These records need to be repeated exactly, every one of them.
Excerpted data below:
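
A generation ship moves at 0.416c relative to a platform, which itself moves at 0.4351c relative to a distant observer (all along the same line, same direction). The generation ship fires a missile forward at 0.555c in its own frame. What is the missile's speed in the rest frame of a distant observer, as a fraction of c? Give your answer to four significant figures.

First combine the missile and generation ship (S''→S'): u₁ = (0.555 + 0.416)/(1 + 0.555×0.416) = 0.971/1.23088 = 0.78887.
Then combine with the platform (S'→S): u = (0.78887 + 0.4351)/(1 + 0.78887×0.4351) = 1.22397/1.343237337 = 0.91121.

0.9112c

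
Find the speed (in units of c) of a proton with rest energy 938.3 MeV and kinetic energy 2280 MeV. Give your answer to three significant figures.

0.957c

K = (γ−1)mc², so γ = 1 + 2280/938.3 = 3.4299.
Then v/c = √(1 − γ⁻²) = √(1 − 0.0850036) = √0.9149964 = 0.957.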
End of Excerpted data.
> **Response to this task**:
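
A generation ship moves at 0.416c relative to a platform, which itself moves at 0.4351c relative to a distant observer (all along the same line, same direction). The generation ship fires a missile forward at 0.555c in its own frame. What is the missile's speed in the rest frame of a distant observer, as a fraction of c? Give your answer to four significant figures.

First combine the missile and generation ship (S''→S'): u₁ = (0.555 + 0.416)/(1 + 0.555×0.416) = 0.971/1.23088 = 0.78887.
Then combine with the platform (S'→S): u = (0.78887 + 0.4351)/(1 + 0.78887×0.4351) = 1.22397/1.343237337 = 0.91121.

0.9112c

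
Find the speed (in units of c) of a proton with rest energy 938.3 MeV and kinetic energy 2280 MeV. Give your answer to three significant figures.

0.957c

K = (γ−1)mc², so γ = 1 + 2280/938.3 = 3.4299.
Then v/c = √(1 − γ⁻²) = √(1 − 0.0850036) = √0.9149964 = 0.957.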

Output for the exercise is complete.